ENTRIES PROVIDED below:

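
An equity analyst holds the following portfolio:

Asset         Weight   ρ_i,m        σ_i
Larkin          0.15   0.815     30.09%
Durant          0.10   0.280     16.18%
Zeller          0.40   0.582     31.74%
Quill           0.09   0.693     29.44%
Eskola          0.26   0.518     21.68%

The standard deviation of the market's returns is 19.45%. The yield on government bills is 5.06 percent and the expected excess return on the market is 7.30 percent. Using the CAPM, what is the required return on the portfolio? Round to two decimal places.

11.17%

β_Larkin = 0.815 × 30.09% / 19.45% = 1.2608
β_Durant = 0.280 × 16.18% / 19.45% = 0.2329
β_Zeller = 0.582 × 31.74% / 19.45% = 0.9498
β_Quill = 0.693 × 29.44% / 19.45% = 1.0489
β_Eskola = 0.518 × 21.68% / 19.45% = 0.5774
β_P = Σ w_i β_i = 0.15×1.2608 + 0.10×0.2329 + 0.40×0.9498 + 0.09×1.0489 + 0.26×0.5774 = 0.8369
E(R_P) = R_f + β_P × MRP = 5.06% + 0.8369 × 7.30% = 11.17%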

End of ENTRIES PROVIDED.
ENTRIES PROVIDED below:

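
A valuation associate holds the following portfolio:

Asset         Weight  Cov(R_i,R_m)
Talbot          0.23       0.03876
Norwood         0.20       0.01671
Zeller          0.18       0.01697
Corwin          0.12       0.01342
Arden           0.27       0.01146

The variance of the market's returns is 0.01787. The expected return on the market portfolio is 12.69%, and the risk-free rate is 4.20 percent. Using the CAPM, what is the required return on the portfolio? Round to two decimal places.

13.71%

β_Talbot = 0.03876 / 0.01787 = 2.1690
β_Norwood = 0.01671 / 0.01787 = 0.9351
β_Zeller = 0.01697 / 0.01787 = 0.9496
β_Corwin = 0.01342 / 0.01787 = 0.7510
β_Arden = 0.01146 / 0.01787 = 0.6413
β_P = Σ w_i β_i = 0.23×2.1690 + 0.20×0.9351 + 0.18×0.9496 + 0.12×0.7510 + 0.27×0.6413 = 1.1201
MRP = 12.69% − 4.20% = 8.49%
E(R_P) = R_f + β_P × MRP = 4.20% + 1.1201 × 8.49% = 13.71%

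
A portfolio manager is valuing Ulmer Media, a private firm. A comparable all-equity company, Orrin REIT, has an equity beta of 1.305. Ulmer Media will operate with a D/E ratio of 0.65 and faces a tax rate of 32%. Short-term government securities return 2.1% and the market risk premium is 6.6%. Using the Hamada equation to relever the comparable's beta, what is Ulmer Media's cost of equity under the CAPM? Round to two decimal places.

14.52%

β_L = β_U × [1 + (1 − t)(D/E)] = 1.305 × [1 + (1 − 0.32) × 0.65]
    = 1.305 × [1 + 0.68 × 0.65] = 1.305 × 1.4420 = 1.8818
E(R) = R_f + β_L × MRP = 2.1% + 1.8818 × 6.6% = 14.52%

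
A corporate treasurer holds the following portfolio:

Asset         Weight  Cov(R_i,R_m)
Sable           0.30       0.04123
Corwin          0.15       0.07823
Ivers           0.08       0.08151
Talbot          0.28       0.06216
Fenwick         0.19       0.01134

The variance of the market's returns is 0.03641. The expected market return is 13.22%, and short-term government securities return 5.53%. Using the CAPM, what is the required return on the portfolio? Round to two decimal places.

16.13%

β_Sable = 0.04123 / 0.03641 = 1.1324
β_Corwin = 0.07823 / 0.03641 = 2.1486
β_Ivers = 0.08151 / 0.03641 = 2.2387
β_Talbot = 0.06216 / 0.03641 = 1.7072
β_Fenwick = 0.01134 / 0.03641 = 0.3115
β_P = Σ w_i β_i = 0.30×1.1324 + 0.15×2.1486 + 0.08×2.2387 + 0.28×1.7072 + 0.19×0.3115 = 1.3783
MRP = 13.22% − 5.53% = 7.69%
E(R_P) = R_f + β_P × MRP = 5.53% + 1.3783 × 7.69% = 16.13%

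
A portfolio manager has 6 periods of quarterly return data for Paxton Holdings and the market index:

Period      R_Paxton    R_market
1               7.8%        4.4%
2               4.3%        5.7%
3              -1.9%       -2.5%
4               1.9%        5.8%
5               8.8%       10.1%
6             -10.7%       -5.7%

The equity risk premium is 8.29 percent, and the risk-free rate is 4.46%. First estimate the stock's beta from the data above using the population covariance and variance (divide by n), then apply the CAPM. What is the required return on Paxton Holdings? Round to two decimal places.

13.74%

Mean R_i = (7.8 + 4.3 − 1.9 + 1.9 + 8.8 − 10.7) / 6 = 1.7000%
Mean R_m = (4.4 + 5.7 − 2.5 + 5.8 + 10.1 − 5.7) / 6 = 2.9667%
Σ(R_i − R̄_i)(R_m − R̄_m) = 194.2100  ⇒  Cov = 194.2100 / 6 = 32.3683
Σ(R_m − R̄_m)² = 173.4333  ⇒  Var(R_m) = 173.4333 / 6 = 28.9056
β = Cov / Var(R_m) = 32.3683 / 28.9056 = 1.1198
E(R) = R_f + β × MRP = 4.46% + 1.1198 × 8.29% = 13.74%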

End of ENTRIES PROVIDED.
ENTRIES PROVIDED below:

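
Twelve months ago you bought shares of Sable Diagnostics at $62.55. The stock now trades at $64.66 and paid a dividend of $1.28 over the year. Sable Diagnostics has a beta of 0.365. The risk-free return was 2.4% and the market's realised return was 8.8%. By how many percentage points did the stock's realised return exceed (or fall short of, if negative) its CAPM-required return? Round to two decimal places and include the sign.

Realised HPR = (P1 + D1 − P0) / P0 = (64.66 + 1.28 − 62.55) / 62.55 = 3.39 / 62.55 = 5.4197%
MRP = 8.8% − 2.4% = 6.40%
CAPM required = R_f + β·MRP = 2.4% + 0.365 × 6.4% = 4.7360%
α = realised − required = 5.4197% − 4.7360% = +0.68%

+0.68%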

End of ENTRIES PROVIDED.

The lines you need are those with the word "holds"; list them from the entries.

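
An equity analyst holds the following portfolio:
A valuation associate holds the following portfolio:
A corporate treasurer holds the following portfolio: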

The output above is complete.